Please return the entries, omitting and altering nothing.

▶ MATERIAL SHOWN:
▼
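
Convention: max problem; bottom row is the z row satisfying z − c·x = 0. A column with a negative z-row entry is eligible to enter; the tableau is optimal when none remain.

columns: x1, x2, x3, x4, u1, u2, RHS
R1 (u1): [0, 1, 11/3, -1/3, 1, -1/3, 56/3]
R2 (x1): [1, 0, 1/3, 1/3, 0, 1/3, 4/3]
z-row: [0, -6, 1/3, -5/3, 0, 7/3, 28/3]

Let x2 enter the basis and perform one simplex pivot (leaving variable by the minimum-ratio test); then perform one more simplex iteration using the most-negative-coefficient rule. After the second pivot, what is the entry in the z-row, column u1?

6

Ratio test on column x2 — row 1: (56/3)/1 = 56/3; row 2: entry 0 ≤ 0. Minimum is 56/3 at row 1 (u1 leaves); pivot element 1.
Divide row 1 by 1; eliminate column x2 from the other rows.
Second iteration: most negative z-row entry is -11/3 in column x4, so x4 enters.
Ratio test on column x4 — row 1: entry -1/3 ≤ 0; row 2: (4/3)/(1/3) = 4. Minimum is 4 at row 2 (x1 leaves); pivot element 1/3.
Divide row 2 by 1/3; eliminate column x4 from the other rows.
After both pivots, the entry at the z-row, column u1 is 6.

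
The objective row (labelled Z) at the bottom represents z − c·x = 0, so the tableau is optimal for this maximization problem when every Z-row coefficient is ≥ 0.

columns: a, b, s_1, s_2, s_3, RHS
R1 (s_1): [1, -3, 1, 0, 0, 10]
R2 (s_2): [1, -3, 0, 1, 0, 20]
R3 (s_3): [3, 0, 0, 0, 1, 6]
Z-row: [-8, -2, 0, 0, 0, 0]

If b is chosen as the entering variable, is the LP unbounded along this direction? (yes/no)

yes

Every constraint-row entry in column b is ≤ 0, so increasing b is unbounded.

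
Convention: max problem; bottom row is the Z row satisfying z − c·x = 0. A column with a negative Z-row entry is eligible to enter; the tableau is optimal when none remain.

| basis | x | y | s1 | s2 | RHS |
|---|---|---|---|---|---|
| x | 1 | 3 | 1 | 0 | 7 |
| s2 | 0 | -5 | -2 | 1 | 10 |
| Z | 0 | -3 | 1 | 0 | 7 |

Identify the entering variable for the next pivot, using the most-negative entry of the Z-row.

Negative Z-row entries: y: -3.
The most negative is -3 in column y, so y enters.

y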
▲
▶ SOLUTION FOR THIS EXERCISE:
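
Convention: max problem; bottom row is the z row satisfying z − c·x = 0. A column with a negative z-row entry is eligible to enter; the tableau is optimal when none remain.

columns: x1, x2, x3, x4, u1, u2, RHS
R1 (u1): [0, 1, 11/3, -1/3, 1, -1/3, 56/3]
R2 (x1): [1, 0, 1/3, 1/3, 0, 1/3, 4/3]
z-row: [0, -6, 1/3, -5/3, 0, 7/3, 28/3]

Let x2 enter the basis and perform one simplex pivot (leaving variable by the minimum-ratio test); then perform one more simplex iteration using the most-negative-coefficient rule. After the second pivot, what is the entry in the z-row, column u1?

6

Ratio test on column x2 — row 1: (56/3)/1 = 56/3; row 2: entry 0 ≤ 0. Minimum is 56/3 at row 1 (u1 leaves); pivot element 1.
Divide row 1 by 1; eliminate column x2 from the other rows.
Second iteration: most negative z-row entry is -11/3 in column x4, so x4 enters.
Ratio test on column x4 — row 1: entry -1/3 ≤ 0; row 2: (4/3)/(1/3) = 4. Minimum is 4 at row 2 (x1 leaves); pivot element 1/3.
Divide row 2 by 1/3; eliminate column x4 from the other rows.
After both pivots, the entry at the z-row, column u1 is 6.

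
The objective row (labelled Z) at the bottom represents z − c·x = 0, so the tableau is optimal for this maximization problem when every Z-row coefficient is ≥ 0.

columns: a, b, s_1, s_2, s_3, RHS
R1 (s_1): [1, -3, 1, 0, 0, 10]
R2 (s_2): [1, -3, 0, 1, 0, 20]
R3 (s_3): [3, 0, 0, 0, 1, 6]
Z-row: [-8, -2, 0, 0, 0, 0]

If b is chosen as the entering variable, is the LP unbounded along this direction? (yes/no)

yes

Every constraint-row entry in column b is ≤ 0, so increasing b is unbounded.

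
Convention: max problem; bottom row is the Z row satisfying z − c·x = 0. A column with a negative Z-row entry is eligible to enter; the tableau is optimal when none remain.

| basis | x | y | s1 | s2 | RHS |
|---|---|---|---|---|---|
| x | 1 | 3 | 1 | 0 | 7 |
| s2 | 0 | -5 | -2 | 1 | 10 |
| Z | 0 | -3 | 1 | 0 | 7 |

Identify the entering variable for the next pivot, using the most-negative entry of the Z-row.

Negative Z-row entries: y: -3.
The most negative is -3 in column y, so y enters.

y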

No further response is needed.